— Task directions —
Could you write out the records below exactly, without omitting a line?

(Dataset entries)
***

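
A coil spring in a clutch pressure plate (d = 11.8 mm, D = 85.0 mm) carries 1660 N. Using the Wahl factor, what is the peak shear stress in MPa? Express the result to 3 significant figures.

Spring index C = D/d = 85.0/11.8 = 7.2034
K_W = (4C−1)/(4C−4) + 0.615/C = 27.814/24.814 + 0.0854 = 1.2063
τ₀ = 8FD/(πd³) = 8·1660·85.0/(π·11.8³) = 1.1288e+06/5161.7 = 218.69 MPa
τ_max = K·τ₀ = 1.2063 × 218.69 = 263.8 MPa

264 MPa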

***

— Solution for this task —
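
A coil spring in a clutch pressure plate (d = 11.8 mm, D = 85.0 mm) carries 1660 N. Using the Wahl factor, what is the peak shear stress in MPa? Express the result to 3 significant figures.

Spring index C = D/d = 85.0/11.8 = 7.2034
K_W = (4C−1)/(4C−4) + 0.615/C = 27.814/24.814 + 0.0854 = 1.2063
τ₀ = 8FD/(πd³) = 8·1660·85.0/(π·11.8³) = 1.1288e+06/5161.7 = 218.69 MPa
τ_max = K·τ₀ = 1.2063 × 218.69 = 263.8 MPa

264 MPa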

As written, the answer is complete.